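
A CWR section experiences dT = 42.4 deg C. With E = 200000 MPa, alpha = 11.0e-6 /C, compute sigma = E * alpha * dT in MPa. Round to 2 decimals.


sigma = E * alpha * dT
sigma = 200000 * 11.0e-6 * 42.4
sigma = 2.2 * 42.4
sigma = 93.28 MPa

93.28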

**ABOUT THIS EXERCISE:** After the last line, print all the entries once again, unchanged.

**TASK ANSWER:**
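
A CWR section experiences dT = 42.4 deg C. With E = 200000 MPa, alpha = 11.0e-6 /C, compute sigma = E * alpha * dT in MPa. Round to 2 decimals.


sigma = E * alpha * dT
sigma = 200000 * 11.0e-6 * 42.4
sigma = 2.2 * 42.4
sigma = 93.28 MPa

93.28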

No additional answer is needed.